— Data section —
- - - - -
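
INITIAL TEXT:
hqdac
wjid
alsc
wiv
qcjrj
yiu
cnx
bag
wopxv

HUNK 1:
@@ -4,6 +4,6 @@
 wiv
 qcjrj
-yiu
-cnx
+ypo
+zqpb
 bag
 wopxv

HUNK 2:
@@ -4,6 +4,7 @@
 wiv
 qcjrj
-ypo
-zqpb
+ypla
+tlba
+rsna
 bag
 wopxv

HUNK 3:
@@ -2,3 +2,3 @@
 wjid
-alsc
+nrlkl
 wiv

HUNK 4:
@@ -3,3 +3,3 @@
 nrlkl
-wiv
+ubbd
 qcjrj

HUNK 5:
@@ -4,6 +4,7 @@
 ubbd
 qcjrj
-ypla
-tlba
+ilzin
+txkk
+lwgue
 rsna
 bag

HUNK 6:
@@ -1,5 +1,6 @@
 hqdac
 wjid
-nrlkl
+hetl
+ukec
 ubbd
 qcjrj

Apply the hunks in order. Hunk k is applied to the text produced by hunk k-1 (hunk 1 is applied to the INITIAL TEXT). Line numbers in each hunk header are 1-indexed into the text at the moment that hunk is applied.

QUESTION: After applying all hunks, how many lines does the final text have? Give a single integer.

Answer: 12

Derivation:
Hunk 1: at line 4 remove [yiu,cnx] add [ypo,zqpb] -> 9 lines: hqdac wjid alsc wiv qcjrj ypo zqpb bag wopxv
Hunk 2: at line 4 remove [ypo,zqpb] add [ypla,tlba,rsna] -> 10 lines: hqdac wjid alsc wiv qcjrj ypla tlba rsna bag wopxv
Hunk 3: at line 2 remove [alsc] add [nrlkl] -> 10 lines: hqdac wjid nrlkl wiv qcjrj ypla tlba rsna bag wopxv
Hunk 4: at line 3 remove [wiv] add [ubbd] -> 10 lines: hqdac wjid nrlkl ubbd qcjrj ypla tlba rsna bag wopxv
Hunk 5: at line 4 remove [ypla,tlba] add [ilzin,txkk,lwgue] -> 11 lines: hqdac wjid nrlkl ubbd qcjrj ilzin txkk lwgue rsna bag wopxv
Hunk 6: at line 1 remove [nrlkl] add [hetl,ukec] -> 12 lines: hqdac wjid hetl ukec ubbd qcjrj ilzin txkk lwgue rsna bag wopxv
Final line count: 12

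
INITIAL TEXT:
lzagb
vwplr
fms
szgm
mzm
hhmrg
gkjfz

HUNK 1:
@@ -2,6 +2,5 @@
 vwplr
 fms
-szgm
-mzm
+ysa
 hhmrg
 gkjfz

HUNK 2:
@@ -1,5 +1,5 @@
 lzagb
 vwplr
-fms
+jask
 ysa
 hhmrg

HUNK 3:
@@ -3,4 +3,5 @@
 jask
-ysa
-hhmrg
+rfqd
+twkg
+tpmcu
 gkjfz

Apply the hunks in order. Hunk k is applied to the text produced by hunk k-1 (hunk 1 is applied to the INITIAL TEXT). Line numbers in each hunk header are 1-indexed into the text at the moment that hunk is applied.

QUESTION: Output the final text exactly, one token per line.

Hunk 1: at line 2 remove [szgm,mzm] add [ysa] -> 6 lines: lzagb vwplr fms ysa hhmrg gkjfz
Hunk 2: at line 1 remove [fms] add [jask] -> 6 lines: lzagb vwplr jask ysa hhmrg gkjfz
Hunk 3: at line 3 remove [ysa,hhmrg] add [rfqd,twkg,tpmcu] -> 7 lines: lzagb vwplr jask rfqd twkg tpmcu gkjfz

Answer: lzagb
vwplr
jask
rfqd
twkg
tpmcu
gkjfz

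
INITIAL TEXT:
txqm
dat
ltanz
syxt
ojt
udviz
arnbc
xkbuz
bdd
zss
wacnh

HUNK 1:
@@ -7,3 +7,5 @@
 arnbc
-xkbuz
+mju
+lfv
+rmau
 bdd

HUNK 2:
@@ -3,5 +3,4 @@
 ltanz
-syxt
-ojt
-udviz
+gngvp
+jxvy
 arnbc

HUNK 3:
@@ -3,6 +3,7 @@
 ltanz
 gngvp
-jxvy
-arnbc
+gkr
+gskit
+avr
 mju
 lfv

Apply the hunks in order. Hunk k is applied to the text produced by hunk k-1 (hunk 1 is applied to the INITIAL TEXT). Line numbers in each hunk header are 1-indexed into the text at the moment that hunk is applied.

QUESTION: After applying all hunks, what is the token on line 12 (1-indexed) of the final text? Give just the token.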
- - - - -
— Work required —
Write each entry out again, exactly as it reads above.

— Solution —
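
INITIAL TEXT:
hqdac
wjid
alsc
wiv
qcjrj
yiu
cnx
bag
wopxv

HUNK 1:
@@ -4,6 +4,6 @@
 wiv
 qcjrj
-yiu
-cnx
+ypo
+zqpb
 bag
 wopxv

HUNK 2:
@@ -4,6 +4,7 @@
 wiv
 qcjrj
-ypo
-zqpb
+ypla
+tlba
+rsna
 bag
 wopxv

HUNK 3:
@@ -2,3 +2,3 @@
 wjid
-alsc
+nrlkl
 wiv

HUNK 4:
@@ -3,3 +3,3 @@
 nrlkl
-wiv
+ubbd
 qcjrj

HUNK 5:
@@ -4,6 +4,7 @@
 ubbd
 qcjrj
-ypla
-tlba
+ilzin
+txkk
+lwgue
 rsna
 bag

HUNK 6:
@@ -1,5 +1,6 @@
 hqdac
 wjid
-nrlkl
+hetl
+ukec
 ubbd
 qcjrj

Apply the hunks in order. Hunk k is applied to the text produced by hunk k-1 (hunk 1 is applied to the INITIAL TEXT). Line numbers in each hunk header are 1-indexed into the text at the moment that hunk is applied.

QUESTION: After applying all hunks, how many lines does the final text have? Give a single integer.

Answer: 12

Derivation:
Hunk 1: at line 4 remove [yiu,cnx] add [ypo,zqpb] -> 9 lines: hqdac wjid alsc wiv qcjrj ypo zqpb bag wopxv
Hunk 2: at line 4 remove [ypo,zqpb] add [ypla,tlba,rsna] -> 10 lines: hqdac wjid alsc wiv qcjrj ypla tlba rsna bag wopxv
Hunk 3: at line 2 remove [alsc] add [nrlkl] -> 10 lines: hqdac wjid nrlkl wiv qcjrj ypla tlba rsna bag wopxv
Hunk 4: at line 3 remove [wiv] add [ubbd] -> 10 lines: hqdac wjid nrlkl ubbd qcjrj ypla tlba rsna bag wopxv
Hunk 5: at line 4 remove [ypla,tlba] add [ilzin,txkk,lwgue] -> 11 lines: hqdac wjid nrlkl ubbd qcjrj ilzin txkk lwgue rsna bag wopxv
Hunk 6: at line 1 remove [nrlkl] add [hetl,ukec] -> 12 lines: hqdac wjid hetl ukec ubbd qcjrj ilzin txkk lwgue rsna bag wopxv
Final line count: 12

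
INITIAL TEXT:
lzagb
vwplr
fms
szgm
mzm
hhmrg
gkjfz

HUNK 1:
@@ -2,6 +2,5 @@
 vwplr
 fms
-szgm
-mzm
+ysa
 hhmrg
 gkjfz

HUNK 2:
@@ -1,5 +1,5 @@
 lzagb
 vwplr
-fms
+jask
 ysa
 hhmrg

HUNK 3:
@@ -3,4 +3,5 @@
 jask
-ysa
-hhmrg
+rfqd
+twkg
+tpmcu
 gkjfz

Apply the hunks in order. Hunk k is applied to the text produced by hunk k-1 (hunk 1 is applied to the INITIAL TEXT). Line numbers in each hunk header are 1-indexed into the text at the moment that hunk is applied.

QUESTION: Output the final text exactly, one token per line.

Hunk 1: at line 2 remove [szgm,mzm] add [ysa] -> 6 lines: lzagb vwplr fms ysa hhmrg gkjfz
Hunk 2: at line 1 remove [fms] add [jask] -> 6 lines: lzagb vwplr jask ysa hhmrg gkjfz
Hunk 3: at line 3 remove [ysa,hhmrg] add [rfqd,twkg,tpmcu] -> 7 lines: lzagb vwplr jask rfqd twkg tpmcu gkjfz

Answer: lzagb
vwplr
jask
rfqd
twkg
tpmcu
gkjfz

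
INITIAL TEXT:
txqm
dat
ltanz
syxt
ojt
udviz
arnbc
xkbuz
bdd
zss
wacnh

HUNK 1:
@@ -7,3 +7,5 @@
 arnbc
-xkbuz
+mju
+lfv
+rmau
 bdd

HUNK 2:
@@ -3,5 +3,4 @@
 ltanz
-syxt
-ojt
-udviz
+gngvp
+jxvy
 arnbc

HUNK 3:
@@ -3,6 +3,7 @@
 ltanz
 gngvp
-jxvy
-arnbc
+gkr
+gskit
+avr
 mju
 lfv

Apply the hunks in order. Hunk k is applied to the text produced by hunk k-1 (hunk 1 is applied to the INITIAL TEXT). Line numbers in each hunk header are 1-indexed into the text at the moment that hunk is applied.

QUESTION: After applying all hunks, what is the token on line 12 (1-indexed) of the final text? Give just the token.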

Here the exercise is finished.